> [Problem to work on]: The records below are to be repeated in full, exactly as they are.

Records from a data collection
--- START ---

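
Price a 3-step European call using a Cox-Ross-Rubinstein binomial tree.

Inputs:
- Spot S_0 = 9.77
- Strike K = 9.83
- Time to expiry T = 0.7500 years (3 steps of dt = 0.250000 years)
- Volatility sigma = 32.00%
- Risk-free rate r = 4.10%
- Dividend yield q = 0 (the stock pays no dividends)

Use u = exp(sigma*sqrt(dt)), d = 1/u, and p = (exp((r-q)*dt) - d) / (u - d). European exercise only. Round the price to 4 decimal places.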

--- END ---

> [Reply to the task]:
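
Price a 3-step European call using a Cox-Ross-Rubinstein binomial tree.

Inputs:
- Spot S_0 = 9.77
- Strike K = 9.83
- Time to expiry T = 0.7500 years (3 steps of dt = 0.250000 years)
- Volatility sigma = 32.00%
- Risk-free rate r = 4.10%
- Dividend yield q = 0 (the stock pays no dividends)

Use u = exp(sigma*sqrt(dt)), d = 1/u, and p = (exp((r-q)*dt) - d) / (u - d). European exercise only. Round the price to 4 decimal places.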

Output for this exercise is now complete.